[[ DATA SHOWN open ]]
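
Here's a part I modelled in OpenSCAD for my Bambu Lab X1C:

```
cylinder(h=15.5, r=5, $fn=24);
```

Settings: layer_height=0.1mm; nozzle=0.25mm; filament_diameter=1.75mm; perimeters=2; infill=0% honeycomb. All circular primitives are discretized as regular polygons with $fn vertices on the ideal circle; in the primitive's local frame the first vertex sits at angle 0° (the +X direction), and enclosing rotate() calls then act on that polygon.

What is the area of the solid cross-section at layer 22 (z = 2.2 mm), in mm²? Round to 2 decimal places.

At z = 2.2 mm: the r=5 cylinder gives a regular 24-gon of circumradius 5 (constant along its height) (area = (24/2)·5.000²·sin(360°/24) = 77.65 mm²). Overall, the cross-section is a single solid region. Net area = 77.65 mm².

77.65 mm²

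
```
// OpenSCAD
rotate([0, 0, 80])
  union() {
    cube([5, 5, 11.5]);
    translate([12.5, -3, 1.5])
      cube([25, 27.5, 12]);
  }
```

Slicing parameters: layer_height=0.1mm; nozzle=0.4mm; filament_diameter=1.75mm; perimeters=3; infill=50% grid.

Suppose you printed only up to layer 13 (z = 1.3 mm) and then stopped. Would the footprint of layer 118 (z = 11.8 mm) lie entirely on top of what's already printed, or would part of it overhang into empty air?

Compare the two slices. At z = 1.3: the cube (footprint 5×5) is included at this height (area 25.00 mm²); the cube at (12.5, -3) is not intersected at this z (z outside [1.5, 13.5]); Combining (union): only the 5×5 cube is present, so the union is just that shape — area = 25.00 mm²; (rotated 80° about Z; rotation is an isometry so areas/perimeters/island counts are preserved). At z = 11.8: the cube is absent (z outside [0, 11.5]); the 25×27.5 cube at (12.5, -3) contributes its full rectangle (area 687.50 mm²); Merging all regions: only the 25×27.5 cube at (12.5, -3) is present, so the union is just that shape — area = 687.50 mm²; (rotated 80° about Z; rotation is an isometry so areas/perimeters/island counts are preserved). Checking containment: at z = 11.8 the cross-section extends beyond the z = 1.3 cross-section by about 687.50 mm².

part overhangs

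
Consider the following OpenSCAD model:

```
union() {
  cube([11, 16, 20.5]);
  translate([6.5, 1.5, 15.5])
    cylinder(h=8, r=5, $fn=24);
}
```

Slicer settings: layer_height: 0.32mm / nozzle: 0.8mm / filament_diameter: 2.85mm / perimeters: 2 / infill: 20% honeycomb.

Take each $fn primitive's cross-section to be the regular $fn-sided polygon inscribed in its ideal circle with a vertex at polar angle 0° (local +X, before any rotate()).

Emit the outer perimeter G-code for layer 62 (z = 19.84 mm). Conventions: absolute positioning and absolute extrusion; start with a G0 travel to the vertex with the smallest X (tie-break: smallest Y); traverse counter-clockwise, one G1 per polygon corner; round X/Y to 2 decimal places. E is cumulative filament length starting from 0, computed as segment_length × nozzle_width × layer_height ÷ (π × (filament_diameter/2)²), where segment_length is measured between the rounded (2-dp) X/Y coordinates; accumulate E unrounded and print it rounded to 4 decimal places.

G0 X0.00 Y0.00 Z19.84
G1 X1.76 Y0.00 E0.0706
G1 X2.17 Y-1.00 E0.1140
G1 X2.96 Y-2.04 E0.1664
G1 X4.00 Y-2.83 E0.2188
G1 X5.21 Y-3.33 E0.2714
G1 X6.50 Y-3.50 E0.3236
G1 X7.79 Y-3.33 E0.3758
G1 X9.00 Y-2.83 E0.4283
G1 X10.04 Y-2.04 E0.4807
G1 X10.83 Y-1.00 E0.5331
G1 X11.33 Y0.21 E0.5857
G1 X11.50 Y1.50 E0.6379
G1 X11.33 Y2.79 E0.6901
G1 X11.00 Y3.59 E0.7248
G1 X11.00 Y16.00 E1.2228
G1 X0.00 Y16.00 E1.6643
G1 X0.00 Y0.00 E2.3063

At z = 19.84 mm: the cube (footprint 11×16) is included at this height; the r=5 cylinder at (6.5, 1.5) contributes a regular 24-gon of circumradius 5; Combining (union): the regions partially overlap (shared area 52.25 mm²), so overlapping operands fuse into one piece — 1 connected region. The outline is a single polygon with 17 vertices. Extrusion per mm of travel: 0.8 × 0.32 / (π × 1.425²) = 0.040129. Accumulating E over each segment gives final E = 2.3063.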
[[ DATA SHOWN closed ]]
WORK REQUEST
Print all the material, keeping every line identical to the original.

SOLUTION TO THIS TASK
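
Here's a part I modelled in OpenSCAD for my Bambu Lab X1C:

```
cylinder(h=15.5, r=5, $fn=24);
```

Settings: layer_height=0.1mm; nozzle=0.25mm; filament_diameter=1.75mm; perimeters=2; infill=0% honeycomb. All circular primitives are discretized as regular polygons with $fn vertices on the ideal circle; in the primitive's local frame the first vertex sits at angle 0° (the +X direction), and enclosing rotate() calls then act on that polygon.

What is the area of the solid cross-section at layer 22 (z = 2.2 mm), in mm²? Round to 2 decimal places.

At z = 2.2 mm: the r=5 cylinder gives a regular 24-gon of circumradius 5 (constant along its height) (area = (24/2)·5.000²·sin(360°/24) = 77.65 mm²). Overall, the cross-section is a single solid region. Net area = 77.65 mm².

77.65 mm²

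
```
// OpenSCAD
rotate([0, 0, 80])
  union() {
    cube([5, 5, 11.5]);
    translate([12.5, -3, 1.5])
      cube([25, 27.5, 12]);
  }
```

Slicing parameters: layer_height=0.1mm; nozzle=0.4mm; filament_diameter=1.75mm; perimeters=3; infill=50% grid.

Suppose you printed only up to layer 13 (z = 1.3 mm) and then stopped. Would the footprint of layer 118 (z = 11.8 mm) lie entirely on top of what's already printed, or would part of it overhang into empty air?

Compare the two slices. At z = 1.3: the cube (footprint 5×5) is included at this height (area 25.00 mm²); the cube at (12.5, -3) is not intersected at this z (z outside [1.5, 13.5]); Combining (union): only the 5×5 cube is present, so the union is just that shape — area = 25.00 mm²; (rotated 80° about Z; rotation is an isometry so areas/perimeters/island counts are preserved). At z = 11.8: the cube is absent (z outside [0, 11.5]); the 25×27.5 cube at (12.5, -3) contributes its full rectangle (area 687.50 mm²); Merging all regions: only the 25×27.5 cube at (12.5, -3) is present, so the union is just that shape — area = 687.50 mm²; (rotated 80° about Z; rotation is an isometry so areas/perimeters/island counts are preserved). Checking containment: at z = 11.8 the cross-section extends beyond the z = 1.3 cross-section by about 687.50 mm².

part overhangs

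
Consider the following OpenSCAD model:

```
union() {
  cube([11, 16, 20.5]);
  translate([6.5, 1.5, 15.5])
    cylinder(h=8, r=5, $fn=24);
}
```

Slicer settings: layer_height: 0.32mm / nozzle: 0.8mm / filament_diameter: 2.85mm / perimeters: 2 / infill: 20% honeycomb.

Take each $fn primitive's cross-section to be the regular $fn-sided polygon inscribed in its ideal circle with a vertex at polar angle 0° (local +X, before any rotate()).

Emit the outer perimeter G-code for layer 62 (z = 19.84 mm). Conventions: absolute positioning and absolute extrusion; start with a G0 travel to the vertex with the smallest X (tie-break: smallest Y); traverse counter-clockwise, one G1 per polygon corner; round X/Y to 2 decimal places. E is cumulative filament length starting from 0, computed as segment_length × nozzle_width × layer_height ÷ (π × (filament_diameter/2)²), where segment_length is measured between the rounded (2-dp) X/Y coordinates; accumulate E unrounded and print it rounded to 4 decimal places.

G0 X0.00 Y0.00 Z19.84
G1 X1.76 Y0.00 E0.0706
G1 X2.17 Y-1.00 E0.1140
G1 X2.96 Y-2.04 E0.1664
G1 X4.00 Y-2.83 E0.2188
G1 X5.21 Y-3.33 E0.2714
G1 X6.50 Y-3.50 E0.3236
G1 X7.79 Y-3.33 E0.3758
G1 X9.00 Y-2.83 E0.4283
G1 X10.04 Y-2.04 E0.4807
G1 X10.83 Y-1.00 E0.5331
G1 X11.33 Y0.21 E0.5857
G1 X11.50 Y1.50 E0.6379
G1 X11.33 Y2.79 E0.6901
G1 X11.00 Y3.59 E0.7248
G1 X11.00 Y16.00 E1.2228
G1 X0.00 Y16.00 E1.6643
G1 X0.00 Y0.00 E2.3063

At z = 19.84 mm: the cube (footprint 11×16) is included at this height; the r=5 cylinder at (6.5, 1.5) contributes a regular 24-gon of circumradius 5; Combining (union): the regions partially overlap (shared area 52.25 mm²), so overlapping operands fuse into one piece — 1 connected region. The outline is a single polygon with 17 vertices. Extrusion per mm of travel: 0.8 × 0.32 / (π × 1.425²) = 0.040129. Accumulating E over each segment gives final E = 2.3063.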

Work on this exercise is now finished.